**Problem statement**: Return exactly the span that opens with the line containing "0.01, 0.057, 0.007]." and closes with the final line of the records, both included.

**Provided data**:
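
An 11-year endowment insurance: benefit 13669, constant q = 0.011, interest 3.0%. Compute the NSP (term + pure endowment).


Term component = 1321.4693
Pure endowment = 11_p_x * v^11 * benefit = 0.88544 * 0.722421 * 13669 = 8743.5235
NSP = 10064.9928


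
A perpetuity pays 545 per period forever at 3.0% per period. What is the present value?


PV = PMT / i
= 545 / 0.03
= 18166.6667


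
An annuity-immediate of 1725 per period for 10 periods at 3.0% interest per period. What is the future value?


FV = PMT * ((1+i)^n - 1) / i
= 1725 * ((1.03)^10 - 1) / 0.03
= 1725 * (1.343916 - 1) / 0.03
= 19775.1918


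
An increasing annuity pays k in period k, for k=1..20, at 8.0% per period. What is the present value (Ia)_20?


(Ia)_n = sum_{k=1}^{n} k * v^k, v = 1/(1+i)
v = 0.925926
Sum computed term by term:
(Ia)_20 = 78.9079


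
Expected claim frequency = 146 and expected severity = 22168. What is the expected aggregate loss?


E[S] = E[N] * E[X]
= 146 * 22168
= 3.2365e+06


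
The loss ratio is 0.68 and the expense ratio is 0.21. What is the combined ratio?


Combined ratio = loss ratio + expense ratio
= 0.68 + 0.21
= 0.89


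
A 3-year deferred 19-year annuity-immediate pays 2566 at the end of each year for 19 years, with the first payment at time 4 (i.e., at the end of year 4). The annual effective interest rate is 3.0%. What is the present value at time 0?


PV at time 3 of the 19-year annuity-immediate:
a_n = 2566 * (1-(1+0.03)^(-19))/0.03 = 36754.8685
Discount back 3 years to time 0:
PV = 36754.8685 * (1+0.03)^(-3)
= 36754.8685 * 0.915142
= 33635.9114


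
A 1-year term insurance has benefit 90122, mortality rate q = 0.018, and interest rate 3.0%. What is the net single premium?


NSP = benefit * q * v
v = 1/(1+i) = 0.970874
NSP = 90122 * 0.018 * 0.970874
= 1574.9476


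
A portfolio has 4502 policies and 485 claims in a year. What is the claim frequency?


frequency = claims / policies
= 485 / 4502
= 0.1077


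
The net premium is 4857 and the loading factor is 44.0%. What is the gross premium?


Gross = net * (1 + loading)
= 4857 * (1 + 0.44)
= 4857 * 1.44
= 6994.08


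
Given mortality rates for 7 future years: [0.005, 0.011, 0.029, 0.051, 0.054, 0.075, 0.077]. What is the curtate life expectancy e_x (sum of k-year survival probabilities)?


e_x = sum_{k=1}^{n} k_p_x
k_p_x values:
  1_p_x = 0.995
  2_p_x = 0.984055
  3_p_x = 0.955517
  4_p_x = 0.906786
  5_p_x = 0.85782
  6_p_x = 0.793483
  7_p_x = 0.732385
e_x = 6.225


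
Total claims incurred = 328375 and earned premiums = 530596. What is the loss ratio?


Loss ratio = claims / premiums
= 328375 / 530596
= 0.6189


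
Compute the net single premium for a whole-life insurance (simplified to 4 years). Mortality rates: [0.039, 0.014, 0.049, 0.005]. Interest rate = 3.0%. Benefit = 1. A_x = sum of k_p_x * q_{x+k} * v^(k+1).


v = 0.970874
Year 0: k_p_x=1.0, q=0.039, term=0.037864
Year 1: k_p_x=0.961, q=0.014, term=0.012682
Year 2: k_p_x=0.947546, q=0.049, term=0.04249
Year 3: k_p_x=0.901116, q=0.005, term=0.004003
A_x = 0.097


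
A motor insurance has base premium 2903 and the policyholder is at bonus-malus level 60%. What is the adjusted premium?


adjusted = base * BM_level / 100
= 2903 * 60 / 100
= 2903 * 0.6
= 1741.8


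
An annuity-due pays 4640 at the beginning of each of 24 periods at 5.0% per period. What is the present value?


PV_due = PMT * (1-(1+i)^(-n))/i * (1+i)
PV_immediate = 64025.6979
PV_due = 64025.6979 * 1.05
= 67226.9828


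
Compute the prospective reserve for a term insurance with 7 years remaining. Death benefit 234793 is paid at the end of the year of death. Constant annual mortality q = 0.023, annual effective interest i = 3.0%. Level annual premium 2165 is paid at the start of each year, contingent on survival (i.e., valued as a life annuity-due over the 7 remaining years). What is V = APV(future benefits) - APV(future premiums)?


v = 1/(1+i) = 0.970874
APV(future benefits) per unit = sum_{k=0}^{6} k_p_x * q * v^(k+1) = 0.134147
APV(future benefits) = 234793 * 0.134147 = 31496.8415
Life annuity-due factor ä_{x:7} = sum_{k=0}^{6} k_p_x * v^k = 6.007465
APV(future premiums) = 2165 * 6.007465 = 13006.1617
V = 31496.8415 - 13006.1617
= 18490.6798


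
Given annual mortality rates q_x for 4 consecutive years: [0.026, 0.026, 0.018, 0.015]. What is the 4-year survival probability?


p_k = 1 - q_k for each year
Survival = product of (1 - q_k)
= 0.974 * 0.974 * 0.982 * 0.985
= 0.9176


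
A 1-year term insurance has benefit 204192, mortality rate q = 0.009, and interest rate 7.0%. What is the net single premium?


NSP = benefit * q * v
v = 1/(1+i) = 0.934579
NSP = 204192 * 0.009 * 0.934579
= 1717.5028


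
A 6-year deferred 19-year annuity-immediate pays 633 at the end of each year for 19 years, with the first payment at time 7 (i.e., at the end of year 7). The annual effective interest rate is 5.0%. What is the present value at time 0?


PV at time 6 of the 19-year annuity-immediate:
a_n = 633 * (1-(1+0.05)^(-19))/0.05 = 7650.0081
Discount back 6 years to time 0:
PV = 7650.0081 * (1+0.05)^(-6)
= 7650.0081 * 0.746215
= 5708.5538


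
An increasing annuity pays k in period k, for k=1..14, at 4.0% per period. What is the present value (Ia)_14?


(Ia)_n = sum_{k=1}^{n} k * v^k, v = 1/(1+i)
v = 0.961538
Sum computed term by term:
(Ia)_14 = 72.5249


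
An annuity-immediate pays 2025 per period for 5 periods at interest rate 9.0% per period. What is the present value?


PV = PMT * (1 - (1+i)^(-n)) / i
= 2025 * (1 - (1+0.09)^(-5)) / 0.09
= 2025 * (1 - 0.649931) / 0.09
= 2025 * 3.889651
= 7876.5438


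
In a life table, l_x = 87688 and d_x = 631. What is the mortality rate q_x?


q_x = d_x / l_x
= 631 / 87688
= 0.0072


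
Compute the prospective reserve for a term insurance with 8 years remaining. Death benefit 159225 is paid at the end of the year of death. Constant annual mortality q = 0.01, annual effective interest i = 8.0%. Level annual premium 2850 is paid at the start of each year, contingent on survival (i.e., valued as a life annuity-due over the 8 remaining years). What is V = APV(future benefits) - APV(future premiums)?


v = 1/(1+i) = 0.925926
APV(future benefits) per unit = sum_{k=0}^{7} k_p_x * q * v^(k+1) = 0.055719
APV(future benefits) = 159225 * 0.055719 = 8871.8357
Life annuity-due factor ä_{x:8} = sum_{k=0}^{7} k_p_x * v^k = 6.017637
APV(future premiums) = 2850 * 6.017637 = 17150.2656
V = 8871.8357 - 17150.2656
= -8278.4298


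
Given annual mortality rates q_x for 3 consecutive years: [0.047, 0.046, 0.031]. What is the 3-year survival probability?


p_k = 1 - q_k for each year
Survival = product of (1 - q_k)
= 0.953 * 0.954 * 0.969
= 0.881


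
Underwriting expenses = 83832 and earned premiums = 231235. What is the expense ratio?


Expense ratio = expenses / premiums
= 83832 / 231235
= 0.3625


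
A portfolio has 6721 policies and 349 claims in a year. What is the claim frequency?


frequency = claims / policies
= 349 / 6721
= 0.0519


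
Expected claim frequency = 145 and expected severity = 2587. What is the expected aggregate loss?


E[S] = E[N] * E[X]
= 145 * 2587
= 375115


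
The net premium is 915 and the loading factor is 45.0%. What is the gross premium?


Gross = net * (1 + loading)
= 915 * (1 + 0.45)
= 915 * 1.45
= 1326.75


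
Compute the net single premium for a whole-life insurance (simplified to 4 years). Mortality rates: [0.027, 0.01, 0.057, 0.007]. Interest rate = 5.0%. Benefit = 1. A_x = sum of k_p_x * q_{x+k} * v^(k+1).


v = 0.952381
Year 0: k_p_x=1.0, q=0.027, term=0.025714
Year 1: k_p_x=0.973, q=0.01, term=0.008825
Year 2: k_p_x=0.96327, q=0.057, term=0.04743
Year 3: k_p_x=0.908364, q=0.007, term=0.005231
A_x = 0.0872


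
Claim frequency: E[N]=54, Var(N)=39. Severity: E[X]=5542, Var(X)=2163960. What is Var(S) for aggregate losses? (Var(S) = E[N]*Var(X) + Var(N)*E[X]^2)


Var(S) = E[N]*Var(X) + Var(N)*E[X]^2
= 54*2163960 + 39*5542^2
= 116853840 + 1197836796
= 1.3147e+09


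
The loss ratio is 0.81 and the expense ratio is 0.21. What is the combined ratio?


Combined ratio = loss ratio + expense ratio
= 0.81 + 0.21
= 1.02


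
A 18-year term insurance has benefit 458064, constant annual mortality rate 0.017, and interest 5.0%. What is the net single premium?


NSP = benefit * sum_{k=0}^{n-1} k_p_x * q * v^(k+1)
With constant q=0.017, v=0.952381
Sum = 0.176298
NSP = 458064 * 0.176298
= 80755.6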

**Reply to the exercise**:
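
Compute the net single premium for a whole-life insurance (simplified to 4 years). Mortality rates: [0.027, 0.01, 0.057, 0.007]. Interest rate = 5.0%. Benefit = 1. A_x = sum of k_p_x * q_{x+k} * v^(k+1).


v = 0.952381
Year 0: k_p_x=1.0, q=0.027, term=0.025714
Year 1: k_p_x=0.973, q=0.01, term=0.008825
Year 2: k_p_x=0.96327, q=0.057, term=0.04743
Year 3: k_p_x=0.908364, q=0.007, term=0.005231
A_x = 0.0872


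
Claim frequency: E[N]=54, Var(N)=39. Severity: E[X]=5542, Var(X)=2163960. What is Var(S) for aggregate losses? (Var(S) = E[N]*Var(X) + Var(N)*E[X]^2)


Var(S) = E[N]*Var(X) + Var(N)*E[X]^2
= 54*2163960 + 39*5542^2
= 116853840 + 1197836796
= 1.3147e+09


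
The loss ratio is 0.81 and the expense ratio is 0.21. What is the combined ratio?


Combined ratio = loss ratio + expense ratio
= 0.81 + 0.21
= 1.02


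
A 18-year term insurance has benefit 458064, constant annual mortality rate 0.017, and interest 5.0%. What is the net single premium?


NSP = benefit * sum_{k=0}^{n-1} k_p_x * q * v^(k+1)
With constant q=0.017, v=0.952381
Sum = 0.176298
NSP = 458064 * 0.176298
= 80755.6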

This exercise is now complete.